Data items
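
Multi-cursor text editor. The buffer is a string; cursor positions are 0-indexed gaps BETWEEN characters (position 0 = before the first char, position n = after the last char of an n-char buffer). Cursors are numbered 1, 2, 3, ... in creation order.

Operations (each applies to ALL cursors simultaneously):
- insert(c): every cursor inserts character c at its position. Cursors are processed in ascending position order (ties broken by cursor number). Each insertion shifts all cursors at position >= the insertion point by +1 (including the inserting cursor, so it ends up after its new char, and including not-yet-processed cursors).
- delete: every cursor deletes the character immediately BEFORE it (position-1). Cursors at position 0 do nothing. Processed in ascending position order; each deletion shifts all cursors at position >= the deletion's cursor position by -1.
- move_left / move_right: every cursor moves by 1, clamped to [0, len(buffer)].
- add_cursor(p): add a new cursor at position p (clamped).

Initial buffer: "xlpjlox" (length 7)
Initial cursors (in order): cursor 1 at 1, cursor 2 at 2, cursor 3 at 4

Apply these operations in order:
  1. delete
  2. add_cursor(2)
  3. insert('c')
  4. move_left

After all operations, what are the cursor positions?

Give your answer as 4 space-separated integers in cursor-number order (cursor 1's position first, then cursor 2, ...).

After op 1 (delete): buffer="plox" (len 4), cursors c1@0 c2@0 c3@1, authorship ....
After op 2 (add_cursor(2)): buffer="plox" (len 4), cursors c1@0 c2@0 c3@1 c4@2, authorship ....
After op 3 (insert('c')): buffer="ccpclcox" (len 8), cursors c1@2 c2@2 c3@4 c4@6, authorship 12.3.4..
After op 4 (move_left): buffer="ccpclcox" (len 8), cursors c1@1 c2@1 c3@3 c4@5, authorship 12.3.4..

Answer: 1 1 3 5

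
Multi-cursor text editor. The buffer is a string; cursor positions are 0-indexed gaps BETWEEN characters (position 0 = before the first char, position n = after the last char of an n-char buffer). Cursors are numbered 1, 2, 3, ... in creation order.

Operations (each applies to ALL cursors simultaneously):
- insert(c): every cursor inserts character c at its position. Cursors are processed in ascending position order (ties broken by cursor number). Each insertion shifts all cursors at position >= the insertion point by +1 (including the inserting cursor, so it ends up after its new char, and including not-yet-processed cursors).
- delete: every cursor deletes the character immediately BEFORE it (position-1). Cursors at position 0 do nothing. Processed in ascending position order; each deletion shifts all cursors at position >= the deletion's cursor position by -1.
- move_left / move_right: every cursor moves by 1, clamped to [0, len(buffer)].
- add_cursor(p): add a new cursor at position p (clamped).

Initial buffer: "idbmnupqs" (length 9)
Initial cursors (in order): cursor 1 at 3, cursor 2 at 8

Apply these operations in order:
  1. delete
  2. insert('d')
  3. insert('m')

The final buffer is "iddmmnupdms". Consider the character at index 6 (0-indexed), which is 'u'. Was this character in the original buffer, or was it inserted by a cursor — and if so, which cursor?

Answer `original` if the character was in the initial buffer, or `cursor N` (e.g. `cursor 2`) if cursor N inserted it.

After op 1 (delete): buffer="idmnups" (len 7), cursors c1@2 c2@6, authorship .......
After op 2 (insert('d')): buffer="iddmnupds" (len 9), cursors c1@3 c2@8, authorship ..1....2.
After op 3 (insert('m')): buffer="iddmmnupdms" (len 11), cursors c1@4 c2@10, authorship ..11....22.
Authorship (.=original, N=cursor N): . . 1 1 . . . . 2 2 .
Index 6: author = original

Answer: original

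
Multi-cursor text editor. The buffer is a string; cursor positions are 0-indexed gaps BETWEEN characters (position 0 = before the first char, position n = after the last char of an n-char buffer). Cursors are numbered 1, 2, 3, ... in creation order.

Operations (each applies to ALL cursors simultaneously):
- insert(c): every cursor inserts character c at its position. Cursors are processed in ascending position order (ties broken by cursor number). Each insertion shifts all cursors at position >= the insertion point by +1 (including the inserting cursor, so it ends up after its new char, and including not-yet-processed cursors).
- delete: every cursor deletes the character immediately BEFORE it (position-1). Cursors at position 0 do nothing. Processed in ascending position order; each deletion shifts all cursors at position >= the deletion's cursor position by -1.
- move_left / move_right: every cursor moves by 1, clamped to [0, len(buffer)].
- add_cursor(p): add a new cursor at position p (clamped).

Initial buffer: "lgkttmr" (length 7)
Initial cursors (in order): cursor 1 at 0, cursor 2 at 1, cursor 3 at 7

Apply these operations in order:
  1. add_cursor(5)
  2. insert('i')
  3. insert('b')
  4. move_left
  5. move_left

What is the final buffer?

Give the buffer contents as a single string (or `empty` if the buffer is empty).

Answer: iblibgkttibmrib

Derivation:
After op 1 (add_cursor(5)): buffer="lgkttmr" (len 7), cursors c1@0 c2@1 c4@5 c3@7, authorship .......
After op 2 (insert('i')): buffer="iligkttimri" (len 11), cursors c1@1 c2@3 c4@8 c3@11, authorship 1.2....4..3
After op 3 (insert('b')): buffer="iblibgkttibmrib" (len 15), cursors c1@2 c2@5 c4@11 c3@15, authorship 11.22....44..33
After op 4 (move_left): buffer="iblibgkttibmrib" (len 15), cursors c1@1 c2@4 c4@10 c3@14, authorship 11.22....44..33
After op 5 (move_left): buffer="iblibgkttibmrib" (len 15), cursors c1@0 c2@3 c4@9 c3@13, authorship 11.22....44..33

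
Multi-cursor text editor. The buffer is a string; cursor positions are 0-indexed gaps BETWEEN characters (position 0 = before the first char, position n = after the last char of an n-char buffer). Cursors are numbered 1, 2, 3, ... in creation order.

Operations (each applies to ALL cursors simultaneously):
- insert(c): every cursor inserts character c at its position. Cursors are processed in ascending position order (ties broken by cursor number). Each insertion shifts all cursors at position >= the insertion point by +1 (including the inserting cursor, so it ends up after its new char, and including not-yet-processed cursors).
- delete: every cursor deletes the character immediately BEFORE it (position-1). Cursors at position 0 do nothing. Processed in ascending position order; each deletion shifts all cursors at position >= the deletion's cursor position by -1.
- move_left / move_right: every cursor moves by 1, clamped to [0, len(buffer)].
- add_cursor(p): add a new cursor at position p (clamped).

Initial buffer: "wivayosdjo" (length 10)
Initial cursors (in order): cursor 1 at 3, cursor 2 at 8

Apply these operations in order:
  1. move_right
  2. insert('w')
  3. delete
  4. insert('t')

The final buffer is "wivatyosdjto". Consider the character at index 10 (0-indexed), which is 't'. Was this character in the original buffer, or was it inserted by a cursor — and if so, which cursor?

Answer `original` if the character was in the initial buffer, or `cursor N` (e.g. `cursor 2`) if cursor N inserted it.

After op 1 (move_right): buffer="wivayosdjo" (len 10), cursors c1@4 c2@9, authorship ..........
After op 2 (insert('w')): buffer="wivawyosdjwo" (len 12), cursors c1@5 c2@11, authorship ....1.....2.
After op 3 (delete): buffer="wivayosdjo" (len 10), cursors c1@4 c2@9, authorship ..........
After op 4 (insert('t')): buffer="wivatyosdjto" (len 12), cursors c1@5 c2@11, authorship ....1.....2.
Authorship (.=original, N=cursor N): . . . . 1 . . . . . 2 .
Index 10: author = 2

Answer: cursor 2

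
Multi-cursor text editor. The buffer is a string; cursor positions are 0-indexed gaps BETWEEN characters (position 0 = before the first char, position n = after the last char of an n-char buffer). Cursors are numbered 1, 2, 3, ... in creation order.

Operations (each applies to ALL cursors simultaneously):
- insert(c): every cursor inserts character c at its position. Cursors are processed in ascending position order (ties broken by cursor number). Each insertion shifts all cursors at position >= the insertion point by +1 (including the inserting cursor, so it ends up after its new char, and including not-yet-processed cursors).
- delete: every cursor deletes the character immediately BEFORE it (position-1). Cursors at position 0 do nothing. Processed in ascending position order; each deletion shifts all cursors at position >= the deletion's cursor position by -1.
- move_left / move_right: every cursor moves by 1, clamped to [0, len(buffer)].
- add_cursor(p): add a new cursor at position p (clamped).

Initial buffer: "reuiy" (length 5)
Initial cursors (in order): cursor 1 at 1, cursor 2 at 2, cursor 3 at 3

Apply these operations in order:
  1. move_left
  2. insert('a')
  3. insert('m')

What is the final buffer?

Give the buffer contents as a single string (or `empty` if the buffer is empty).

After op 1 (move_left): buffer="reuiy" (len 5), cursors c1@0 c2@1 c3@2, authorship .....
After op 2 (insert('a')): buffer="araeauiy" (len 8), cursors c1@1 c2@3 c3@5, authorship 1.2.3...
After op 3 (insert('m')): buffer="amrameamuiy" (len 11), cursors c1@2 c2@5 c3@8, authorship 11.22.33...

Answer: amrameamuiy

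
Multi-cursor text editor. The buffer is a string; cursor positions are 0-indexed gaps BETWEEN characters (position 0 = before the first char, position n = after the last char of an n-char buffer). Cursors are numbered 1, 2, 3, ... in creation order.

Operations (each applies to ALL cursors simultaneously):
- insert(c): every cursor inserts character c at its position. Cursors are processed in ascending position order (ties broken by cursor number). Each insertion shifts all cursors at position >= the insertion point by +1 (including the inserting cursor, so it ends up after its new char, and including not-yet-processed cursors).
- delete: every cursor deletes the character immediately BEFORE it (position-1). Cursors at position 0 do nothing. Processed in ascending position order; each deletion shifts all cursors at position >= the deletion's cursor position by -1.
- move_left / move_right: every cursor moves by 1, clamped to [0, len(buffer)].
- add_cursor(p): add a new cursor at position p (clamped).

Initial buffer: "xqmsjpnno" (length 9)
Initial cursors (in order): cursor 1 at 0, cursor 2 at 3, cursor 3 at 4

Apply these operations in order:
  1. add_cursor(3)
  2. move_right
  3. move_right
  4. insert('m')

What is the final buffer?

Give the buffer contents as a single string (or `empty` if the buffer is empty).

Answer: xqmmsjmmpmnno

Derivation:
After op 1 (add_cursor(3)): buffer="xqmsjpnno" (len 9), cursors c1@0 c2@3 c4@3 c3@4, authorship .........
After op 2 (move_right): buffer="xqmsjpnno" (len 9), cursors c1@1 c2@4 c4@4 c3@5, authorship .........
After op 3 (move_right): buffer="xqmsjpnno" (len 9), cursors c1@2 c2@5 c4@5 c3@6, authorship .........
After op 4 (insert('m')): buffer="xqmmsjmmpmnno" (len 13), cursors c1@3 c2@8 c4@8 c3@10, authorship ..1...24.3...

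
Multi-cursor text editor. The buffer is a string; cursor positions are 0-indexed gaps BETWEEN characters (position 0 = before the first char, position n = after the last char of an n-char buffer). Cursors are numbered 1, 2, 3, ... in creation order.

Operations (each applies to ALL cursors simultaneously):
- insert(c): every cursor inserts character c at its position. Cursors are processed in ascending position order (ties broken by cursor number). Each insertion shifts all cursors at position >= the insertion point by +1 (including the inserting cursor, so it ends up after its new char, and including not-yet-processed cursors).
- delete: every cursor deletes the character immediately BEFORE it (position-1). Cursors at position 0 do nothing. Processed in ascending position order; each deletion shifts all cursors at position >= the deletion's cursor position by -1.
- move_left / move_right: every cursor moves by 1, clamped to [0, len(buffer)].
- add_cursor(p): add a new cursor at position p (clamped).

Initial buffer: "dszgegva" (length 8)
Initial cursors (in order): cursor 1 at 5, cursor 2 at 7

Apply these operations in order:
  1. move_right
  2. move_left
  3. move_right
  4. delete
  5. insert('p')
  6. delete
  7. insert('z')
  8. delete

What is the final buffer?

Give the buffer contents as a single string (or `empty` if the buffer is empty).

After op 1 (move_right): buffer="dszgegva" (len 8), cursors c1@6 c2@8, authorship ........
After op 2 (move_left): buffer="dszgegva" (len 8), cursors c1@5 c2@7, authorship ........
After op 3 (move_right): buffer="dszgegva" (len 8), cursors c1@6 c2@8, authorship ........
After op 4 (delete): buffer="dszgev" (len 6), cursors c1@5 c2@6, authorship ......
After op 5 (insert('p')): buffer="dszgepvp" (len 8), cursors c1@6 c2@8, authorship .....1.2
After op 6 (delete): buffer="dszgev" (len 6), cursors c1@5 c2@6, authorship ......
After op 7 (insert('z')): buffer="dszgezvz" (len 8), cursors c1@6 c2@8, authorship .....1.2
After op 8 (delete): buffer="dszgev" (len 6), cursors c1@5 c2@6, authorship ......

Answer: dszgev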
---
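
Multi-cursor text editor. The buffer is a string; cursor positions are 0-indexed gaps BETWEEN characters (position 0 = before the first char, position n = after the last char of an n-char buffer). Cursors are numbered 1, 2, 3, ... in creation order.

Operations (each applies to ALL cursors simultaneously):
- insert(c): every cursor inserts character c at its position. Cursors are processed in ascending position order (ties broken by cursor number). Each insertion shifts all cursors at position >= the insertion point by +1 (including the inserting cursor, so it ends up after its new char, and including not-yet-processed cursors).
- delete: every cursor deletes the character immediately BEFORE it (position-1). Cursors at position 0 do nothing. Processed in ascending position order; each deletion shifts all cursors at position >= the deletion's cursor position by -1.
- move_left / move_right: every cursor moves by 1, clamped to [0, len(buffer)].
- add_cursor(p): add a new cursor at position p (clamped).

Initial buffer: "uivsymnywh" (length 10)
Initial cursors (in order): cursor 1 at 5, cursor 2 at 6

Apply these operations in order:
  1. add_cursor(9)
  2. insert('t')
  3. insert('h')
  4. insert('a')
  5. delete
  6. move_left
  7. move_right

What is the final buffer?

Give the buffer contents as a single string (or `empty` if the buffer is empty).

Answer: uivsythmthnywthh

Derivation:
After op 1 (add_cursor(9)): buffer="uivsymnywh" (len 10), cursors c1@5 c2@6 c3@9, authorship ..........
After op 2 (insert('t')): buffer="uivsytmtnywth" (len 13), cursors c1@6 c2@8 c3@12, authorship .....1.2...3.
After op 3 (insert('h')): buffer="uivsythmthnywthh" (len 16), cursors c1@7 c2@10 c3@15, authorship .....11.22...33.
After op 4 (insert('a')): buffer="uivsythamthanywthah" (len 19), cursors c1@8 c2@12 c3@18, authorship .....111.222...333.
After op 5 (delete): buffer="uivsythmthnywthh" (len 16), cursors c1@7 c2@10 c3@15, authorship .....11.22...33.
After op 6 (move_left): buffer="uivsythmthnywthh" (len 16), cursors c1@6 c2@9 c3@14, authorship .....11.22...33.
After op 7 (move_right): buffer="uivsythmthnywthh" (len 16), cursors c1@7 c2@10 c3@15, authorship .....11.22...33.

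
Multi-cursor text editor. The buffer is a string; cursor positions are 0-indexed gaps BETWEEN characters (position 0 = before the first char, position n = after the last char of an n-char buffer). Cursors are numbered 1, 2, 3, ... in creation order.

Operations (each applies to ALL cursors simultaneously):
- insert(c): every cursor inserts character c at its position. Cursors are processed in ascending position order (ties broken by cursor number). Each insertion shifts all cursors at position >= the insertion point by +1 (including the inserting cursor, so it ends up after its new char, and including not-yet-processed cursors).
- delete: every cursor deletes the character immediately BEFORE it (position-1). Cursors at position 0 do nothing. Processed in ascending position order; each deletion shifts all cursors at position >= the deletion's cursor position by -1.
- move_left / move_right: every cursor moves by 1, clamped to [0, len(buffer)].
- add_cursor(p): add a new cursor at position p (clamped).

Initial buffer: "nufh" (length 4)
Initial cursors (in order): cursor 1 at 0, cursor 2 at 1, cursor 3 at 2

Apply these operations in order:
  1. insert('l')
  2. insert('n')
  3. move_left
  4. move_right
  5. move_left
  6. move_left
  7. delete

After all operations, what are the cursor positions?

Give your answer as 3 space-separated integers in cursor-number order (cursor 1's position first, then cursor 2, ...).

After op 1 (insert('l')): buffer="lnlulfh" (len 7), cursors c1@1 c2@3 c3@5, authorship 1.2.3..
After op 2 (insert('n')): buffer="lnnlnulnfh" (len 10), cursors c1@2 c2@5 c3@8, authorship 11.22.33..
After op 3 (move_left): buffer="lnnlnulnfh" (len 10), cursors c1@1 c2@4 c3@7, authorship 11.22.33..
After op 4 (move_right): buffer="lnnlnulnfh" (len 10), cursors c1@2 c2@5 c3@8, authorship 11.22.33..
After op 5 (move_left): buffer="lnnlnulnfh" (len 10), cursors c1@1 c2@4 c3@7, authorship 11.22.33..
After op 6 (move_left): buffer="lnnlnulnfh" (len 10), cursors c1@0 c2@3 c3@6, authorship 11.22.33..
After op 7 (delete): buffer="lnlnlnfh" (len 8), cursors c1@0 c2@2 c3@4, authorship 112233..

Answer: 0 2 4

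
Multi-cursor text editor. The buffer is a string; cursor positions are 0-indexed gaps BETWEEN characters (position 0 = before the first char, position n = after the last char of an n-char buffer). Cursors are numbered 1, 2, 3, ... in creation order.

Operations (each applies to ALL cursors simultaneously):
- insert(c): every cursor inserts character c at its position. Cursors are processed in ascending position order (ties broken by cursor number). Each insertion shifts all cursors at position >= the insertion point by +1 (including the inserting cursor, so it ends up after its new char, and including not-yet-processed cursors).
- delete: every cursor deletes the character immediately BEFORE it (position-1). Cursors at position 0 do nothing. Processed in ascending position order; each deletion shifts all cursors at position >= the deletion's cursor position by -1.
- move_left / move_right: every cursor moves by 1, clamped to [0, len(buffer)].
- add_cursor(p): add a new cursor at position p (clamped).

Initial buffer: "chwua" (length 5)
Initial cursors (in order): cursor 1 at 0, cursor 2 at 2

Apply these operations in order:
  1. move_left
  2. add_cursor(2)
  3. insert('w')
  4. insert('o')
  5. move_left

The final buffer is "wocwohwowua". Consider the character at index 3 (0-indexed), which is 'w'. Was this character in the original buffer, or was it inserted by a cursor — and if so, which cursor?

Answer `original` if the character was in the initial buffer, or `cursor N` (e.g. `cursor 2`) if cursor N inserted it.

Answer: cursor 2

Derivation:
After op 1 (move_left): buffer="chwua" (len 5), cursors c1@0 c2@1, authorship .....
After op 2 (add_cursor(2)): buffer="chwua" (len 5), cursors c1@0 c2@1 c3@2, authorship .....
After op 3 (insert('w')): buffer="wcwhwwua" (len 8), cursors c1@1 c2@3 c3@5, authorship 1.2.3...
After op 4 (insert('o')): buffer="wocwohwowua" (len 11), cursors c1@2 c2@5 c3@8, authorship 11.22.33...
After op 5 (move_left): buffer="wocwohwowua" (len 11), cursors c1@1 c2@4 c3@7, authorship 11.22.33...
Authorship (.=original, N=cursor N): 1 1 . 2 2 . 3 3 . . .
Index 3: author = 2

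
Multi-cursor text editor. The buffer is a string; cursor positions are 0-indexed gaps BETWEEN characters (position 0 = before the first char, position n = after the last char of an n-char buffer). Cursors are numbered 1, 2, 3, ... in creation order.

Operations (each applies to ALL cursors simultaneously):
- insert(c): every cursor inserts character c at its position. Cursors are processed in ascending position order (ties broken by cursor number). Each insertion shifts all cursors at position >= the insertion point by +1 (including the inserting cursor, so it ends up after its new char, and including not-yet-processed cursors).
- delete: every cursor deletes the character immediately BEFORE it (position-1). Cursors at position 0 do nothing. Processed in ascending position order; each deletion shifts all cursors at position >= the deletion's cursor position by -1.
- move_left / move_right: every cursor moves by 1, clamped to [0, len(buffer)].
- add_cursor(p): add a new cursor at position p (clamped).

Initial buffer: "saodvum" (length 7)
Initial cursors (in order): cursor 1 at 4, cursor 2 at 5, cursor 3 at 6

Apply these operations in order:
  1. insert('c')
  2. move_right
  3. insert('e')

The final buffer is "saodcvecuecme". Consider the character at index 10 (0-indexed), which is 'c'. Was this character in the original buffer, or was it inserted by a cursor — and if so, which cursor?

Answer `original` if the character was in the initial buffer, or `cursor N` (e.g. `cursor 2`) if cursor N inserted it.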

__ASSIGNMENT__. Copy out every line of the records that the string "length" appears in.

__SOLUTION FOR THIS PROBLEM__.
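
Initial buffer: "xlpjlox" (length 7)
Initial buffer: "idbmnupqs" (length 9)
Initial buffer: "lgkttmr" (length 7)
Initial buffer: "wivayosdjo" (length 10)
Initial buffer: "reuiy" (length 5)
Initial buffer: "xqmsjpnno" (length 9)
Initial buffer: "dszgegva" (length 8)
Initial buffer: "uivsymnywh" (length 10)
Initial buffer: "nufh" (length 4)
Initial buffer: "chwua" (length 5)
Initial buffer: "saodvum" (length 7)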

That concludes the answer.